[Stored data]
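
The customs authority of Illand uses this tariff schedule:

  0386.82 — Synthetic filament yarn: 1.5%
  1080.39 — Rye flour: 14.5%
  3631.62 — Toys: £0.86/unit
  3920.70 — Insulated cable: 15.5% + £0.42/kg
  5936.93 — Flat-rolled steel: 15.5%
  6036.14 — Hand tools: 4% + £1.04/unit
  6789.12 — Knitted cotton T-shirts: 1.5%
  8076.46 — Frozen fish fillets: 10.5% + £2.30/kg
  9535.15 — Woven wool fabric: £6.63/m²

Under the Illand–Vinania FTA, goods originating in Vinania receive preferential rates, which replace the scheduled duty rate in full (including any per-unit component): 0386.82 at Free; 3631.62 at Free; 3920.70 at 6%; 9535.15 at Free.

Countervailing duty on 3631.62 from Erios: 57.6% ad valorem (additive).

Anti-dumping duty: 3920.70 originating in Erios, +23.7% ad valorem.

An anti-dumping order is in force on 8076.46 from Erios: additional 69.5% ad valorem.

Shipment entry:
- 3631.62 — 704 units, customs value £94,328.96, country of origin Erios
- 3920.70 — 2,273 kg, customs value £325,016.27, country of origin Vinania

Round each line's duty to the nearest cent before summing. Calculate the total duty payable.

Line 1 (3631.62, Erios, 704 units, £94,328.96):
Base rate for 3631.62 is £0.86/unit.
3631.62 has an FTA preferential rate, but origin Erios is not Vinania; base rate stands.
Additional duty on 3631.62 from Erios: +57.6% ad valorem. Applied ad valorem rate = 57.6%.
Duty = £94,328.96 × 57.6% + 704 × £0.86 = £54,938.92.
Line 2 (3920.70, Vinania, 2,273 kg, £325,016.27):
Base rate for 3920.70 is 15.5% + £0.42/kg.
Origin Vinania qualifies under the Illand–Vinania agreement and 3920.70 is covered: preferential rate 6% applies instead.
The additional-duty order on 3920.70 targets Erios, not Vinania; it does not apply.
Duty = £325,016.27 × 6% = £19,500.98.
Total = £54,938.92 + £19,500.98 = £74,439.90.

£74,439.90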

**TASK ITEM**
If a line in the records contains the word "country", copy it.

**SOLUTION TO THIS EXERCISE**
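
- 3631.62 — 704 units, customs value £94,328.96, country of origin Erios
- 3920.70 — 2,273 kg, customs value £325,016.27, country of origin Vinania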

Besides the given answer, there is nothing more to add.